# [Action item]
Among the entries that follow, the required portion opens with the line containing "Initial conditions: y=0, I=0, e_prev=0. Setpoint schedule: sp=3" and closes with the line containing "A plant obeys y[n]=2/5·y[n−1]+1/4·u[n−1]". Give that portion again exactly, and nothing else.

# [The records]

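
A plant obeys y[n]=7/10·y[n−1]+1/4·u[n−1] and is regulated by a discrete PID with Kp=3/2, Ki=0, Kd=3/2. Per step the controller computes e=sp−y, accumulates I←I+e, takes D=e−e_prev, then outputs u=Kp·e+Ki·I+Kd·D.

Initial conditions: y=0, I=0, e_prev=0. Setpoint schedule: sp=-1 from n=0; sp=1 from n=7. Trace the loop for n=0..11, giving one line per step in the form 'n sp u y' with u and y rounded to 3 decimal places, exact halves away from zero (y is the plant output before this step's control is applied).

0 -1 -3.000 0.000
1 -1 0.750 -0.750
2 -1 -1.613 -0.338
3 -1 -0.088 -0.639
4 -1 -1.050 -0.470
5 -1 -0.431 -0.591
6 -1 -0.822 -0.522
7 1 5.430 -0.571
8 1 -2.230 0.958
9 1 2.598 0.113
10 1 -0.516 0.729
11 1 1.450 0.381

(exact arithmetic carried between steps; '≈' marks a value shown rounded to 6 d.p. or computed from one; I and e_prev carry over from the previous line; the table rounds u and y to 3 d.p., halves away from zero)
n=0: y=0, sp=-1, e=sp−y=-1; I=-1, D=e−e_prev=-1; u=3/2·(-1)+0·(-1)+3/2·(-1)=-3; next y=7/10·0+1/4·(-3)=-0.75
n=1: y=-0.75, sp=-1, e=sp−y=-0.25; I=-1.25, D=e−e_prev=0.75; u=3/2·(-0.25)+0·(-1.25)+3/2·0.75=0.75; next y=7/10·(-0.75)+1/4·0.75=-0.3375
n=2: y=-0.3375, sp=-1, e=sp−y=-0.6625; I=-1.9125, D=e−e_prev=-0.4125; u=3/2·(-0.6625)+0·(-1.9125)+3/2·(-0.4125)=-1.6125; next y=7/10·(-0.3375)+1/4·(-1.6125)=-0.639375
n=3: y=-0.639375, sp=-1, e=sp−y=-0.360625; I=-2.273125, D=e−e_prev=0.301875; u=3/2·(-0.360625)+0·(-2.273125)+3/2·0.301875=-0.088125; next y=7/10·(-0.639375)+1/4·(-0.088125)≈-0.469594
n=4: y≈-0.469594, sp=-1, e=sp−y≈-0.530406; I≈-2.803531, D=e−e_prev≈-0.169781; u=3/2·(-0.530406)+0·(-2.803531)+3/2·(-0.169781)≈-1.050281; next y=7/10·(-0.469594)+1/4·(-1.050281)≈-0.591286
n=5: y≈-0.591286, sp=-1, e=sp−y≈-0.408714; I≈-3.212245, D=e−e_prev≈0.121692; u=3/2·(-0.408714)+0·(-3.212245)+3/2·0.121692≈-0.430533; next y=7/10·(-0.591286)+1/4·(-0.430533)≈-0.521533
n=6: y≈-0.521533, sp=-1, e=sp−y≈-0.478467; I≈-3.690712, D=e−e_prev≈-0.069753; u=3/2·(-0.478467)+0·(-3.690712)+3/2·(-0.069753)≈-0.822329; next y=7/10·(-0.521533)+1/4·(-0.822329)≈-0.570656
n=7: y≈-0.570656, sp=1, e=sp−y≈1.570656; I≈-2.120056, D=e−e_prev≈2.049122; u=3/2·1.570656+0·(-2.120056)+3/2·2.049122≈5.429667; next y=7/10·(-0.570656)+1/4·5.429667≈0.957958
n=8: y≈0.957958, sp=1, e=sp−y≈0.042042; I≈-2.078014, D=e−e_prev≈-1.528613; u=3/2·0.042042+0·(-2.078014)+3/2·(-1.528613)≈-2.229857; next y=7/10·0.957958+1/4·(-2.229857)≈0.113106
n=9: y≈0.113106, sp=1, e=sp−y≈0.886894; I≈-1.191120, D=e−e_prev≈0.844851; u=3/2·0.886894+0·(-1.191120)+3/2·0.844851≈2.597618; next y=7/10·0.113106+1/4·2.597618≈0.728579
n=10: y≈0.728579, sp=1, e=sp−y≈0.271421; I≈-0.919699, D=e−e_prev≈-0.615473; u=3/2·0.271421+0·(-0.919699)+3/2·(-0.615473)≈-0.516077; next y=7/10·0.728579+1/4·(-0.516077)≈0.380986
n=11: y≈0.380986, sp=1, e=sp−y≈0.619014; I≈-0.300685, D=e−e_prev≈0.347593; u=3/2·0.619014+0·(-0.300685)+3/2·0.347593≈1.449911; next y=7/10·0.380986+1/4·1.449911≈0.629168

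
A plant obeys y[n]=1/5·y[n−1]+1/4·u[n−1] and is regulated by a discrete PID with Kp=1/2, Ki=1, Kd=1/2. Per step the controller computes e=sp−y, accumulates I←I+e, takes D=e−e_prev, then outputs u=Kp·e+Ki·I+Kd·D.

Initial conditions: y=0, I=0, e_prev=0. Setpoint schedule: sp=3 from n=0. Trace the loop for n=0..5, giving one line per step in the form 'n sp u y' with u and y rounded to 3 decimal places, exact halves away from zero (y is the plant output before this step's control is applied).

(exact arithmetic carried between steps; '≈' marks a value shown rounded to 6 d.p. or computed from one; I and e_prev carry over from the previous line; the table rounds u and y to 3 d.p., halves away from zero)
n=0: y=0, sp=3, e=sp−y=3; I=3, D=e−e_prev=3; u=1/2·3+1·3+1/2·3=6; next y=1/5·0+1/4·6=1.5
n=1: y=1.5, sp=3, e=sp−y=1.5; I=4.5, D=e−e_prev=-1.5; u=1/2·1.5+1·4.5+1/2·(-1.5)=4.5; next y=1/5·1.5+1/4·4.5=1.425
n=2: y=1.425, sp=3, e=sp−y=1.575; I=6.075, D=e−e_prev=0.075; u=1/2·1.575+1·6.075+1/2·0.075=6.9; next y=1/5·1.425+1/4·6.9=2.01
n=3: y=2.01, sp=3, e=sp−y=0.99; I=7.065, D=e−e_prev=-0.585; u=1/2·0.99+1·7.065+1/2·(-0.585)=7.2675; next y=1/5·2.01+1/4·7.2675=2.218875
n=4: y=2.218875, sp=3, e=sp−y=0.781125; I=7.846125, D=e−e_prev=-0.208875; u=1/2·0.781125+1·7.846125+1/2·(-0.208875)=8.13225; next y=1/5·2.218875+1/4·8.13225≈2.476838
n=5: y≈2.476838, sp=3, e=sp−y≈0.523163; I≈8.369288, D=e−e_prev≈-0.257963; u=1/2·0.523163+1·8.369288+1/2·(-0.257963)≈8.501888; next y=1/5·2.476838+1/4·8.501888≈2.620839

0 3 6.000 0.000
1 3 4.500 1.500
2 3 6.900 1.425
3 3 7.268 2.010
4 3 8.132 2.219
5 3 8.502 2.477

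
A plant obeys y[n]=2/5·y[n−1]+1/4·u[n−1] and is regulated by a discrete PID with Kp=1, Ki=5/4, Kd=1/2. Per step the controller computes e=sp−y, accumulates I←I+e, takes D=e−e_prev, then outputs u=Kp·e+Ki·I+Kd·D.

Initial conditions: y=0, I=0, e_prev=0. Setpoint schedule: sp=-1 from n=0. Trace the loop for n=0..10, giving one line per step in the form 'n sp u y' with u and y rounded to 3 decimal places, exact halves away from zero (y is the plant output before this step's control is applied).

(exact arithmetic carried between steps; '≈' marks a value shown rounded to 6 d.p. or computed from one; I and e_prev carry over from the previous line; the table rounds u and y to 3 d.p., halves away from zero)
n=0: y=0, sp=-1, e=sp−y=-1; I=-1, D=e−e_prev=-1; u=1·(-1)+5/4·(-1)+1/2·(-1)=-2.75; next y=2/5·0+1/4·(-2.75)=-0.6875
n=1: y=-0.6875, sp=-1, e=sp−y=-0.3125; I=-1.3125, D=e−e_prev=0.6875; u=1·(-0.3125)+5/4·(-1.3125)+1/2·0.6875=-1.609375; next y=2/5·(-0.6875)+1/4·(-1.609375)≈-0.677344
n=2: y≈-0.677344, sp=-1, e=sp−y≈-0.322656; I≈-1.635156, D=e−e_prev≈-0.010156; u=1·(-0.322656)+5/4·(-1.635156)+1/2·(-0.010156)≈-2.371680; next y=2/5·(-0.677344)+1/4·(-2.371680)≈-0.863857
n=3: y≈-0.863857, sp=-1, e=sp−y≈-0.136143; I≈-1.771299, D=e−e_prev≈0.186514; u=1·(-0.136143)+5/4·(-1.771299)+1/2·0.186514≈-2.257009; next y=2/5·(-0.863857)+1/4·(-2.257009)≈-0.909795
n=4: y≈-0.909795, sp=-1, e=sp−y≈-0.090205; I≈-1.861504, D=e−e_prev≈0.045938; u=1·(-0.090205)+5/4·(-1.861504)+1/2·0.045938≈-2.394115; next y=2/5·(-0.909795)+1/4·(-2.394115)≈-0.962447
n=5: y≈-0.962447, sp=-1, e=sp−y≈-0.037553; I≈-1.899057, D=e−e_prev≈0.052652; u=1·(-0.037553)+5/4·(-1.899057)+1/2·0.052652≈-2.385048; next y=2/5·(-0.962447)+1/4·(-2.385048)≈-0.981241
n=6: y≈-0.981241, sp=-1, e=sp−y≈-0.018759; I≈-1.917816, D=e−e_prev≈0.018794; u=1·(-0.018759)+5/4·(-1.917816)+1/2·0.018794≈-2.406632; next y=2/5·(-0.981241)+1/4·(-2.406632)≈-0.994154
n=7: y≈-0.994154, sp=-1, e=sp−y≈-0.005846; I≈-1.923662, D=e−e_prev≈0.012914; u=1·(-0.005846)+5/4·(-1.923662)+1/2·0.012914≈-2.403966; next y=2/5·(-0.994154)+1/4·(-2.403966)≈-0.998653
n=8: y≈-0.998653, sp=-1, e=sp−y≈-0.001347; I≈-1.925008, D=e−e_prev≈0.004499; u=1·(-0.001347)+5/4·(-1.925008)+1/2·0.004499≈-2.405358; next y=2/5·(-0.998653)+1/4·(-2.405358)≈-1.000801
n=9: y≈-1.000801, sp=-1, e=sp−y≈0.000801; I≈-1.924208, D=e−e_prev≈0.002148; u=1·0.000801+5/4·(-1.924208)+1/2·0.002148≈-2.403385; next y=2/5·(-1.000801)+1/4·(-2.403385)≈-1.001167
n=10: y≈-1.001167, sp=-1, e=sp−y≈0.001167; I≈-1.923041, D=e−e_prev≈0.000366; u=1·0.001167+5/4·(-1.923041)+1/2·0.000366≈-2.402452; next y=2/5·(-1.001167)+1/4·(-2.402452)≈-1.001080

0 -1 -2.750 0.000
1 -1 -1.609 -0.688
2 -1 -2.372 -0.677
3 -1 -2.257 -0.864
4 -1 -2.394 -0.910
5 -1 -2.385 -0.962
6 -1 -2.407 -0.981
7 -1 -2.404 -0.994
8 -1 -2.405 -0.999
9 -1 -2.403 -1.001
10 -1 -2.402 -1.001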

# [Answer to the exercise]
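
Initial conditions: y=0, I=0, e_prev=0. Setpoint schedule: sp=3 from n=0. Trace the loop for n=0..5, giving one line per step in the form 'n sp u y' with u and y rounded to 3 decimal places, exact halves away from zero (y is the plant output before this step's control is applied).

(exact arithmetic carried between steps; '≈' marks a value shown rounded to 6 d.p. or computed from one; I and e_prev carry over from the previous line; the table rounds u and y to 3 d.p., halves away from zero)
n=0: y=0, sp=3, e=sp−y=3; I=3, D=e−e_prev=3; u=1/2·3+1·3+1/2·3=6; next y=1/5·0+1/4·6=1.5
n=1: y=1.5, sp=3, e=sp−y=1.5; I=4.5, D=e−e_prev=-1.5; u=1/2·1.5+1·4.5+1/2·(-1.5)=4.5; next y=1/5·1.5+1/4·4.5=1.425
n=2: y=1.425, sp=3, e=sp−y=1.575; I=6.075, D=e−e_prev=0.075; u=1/2·1.575+1·6.075+1/2·0.075=6.9; next y=1/5·1.425+1/4·6.9=2.01
n=3: y=2.01, sp=3, e=sp−y=0.99; I=7.065, D=e−e_prev=-0.585; u=1/2·0.99+1·7.065+1/2·(-0.585)=7.2675; next y=1/5·2.01+1/4·7.2675=2.218875
n=4: y=2.218875, sp=3, e=sp−y=0.781125; I=7.846125, D=e−e_prev=-0.208875; u=1/2·0.781125+1·7.846125+1/2·(-0.208875)=8.13225; next y=1/5·2.218875+1/4·8.13225≈2.476838
n=5: y≈2.476838, sp=3, e=sp−y≈0.523163; I≈8.369288, D=e−e_prev≈-0.257963; u=1/2·0.523163+1·8.369288+1/2·(-0.257963)≈8.501888; next y=1/5·2.476838+1/4·8.501888≈2.620839

0 3 6.000 0.000
1 3 4.500 1.500
2 3 6.900 1.425
3 3 7.268 2.010
4 3 8.132 2.219
5 3 8.502 2.477

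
A plant obeys y[n]=2/5·y[n−1]+1/4·u[n−1] and is regulated by a discrete PID with Kp=1, Ki=5/4, Kd=1/2. Per step the controller computes e=sp−y, accumulates I←I+e, takes D=e−e_prev, then outputs u=Kp·e+Ki·I+Kd·D.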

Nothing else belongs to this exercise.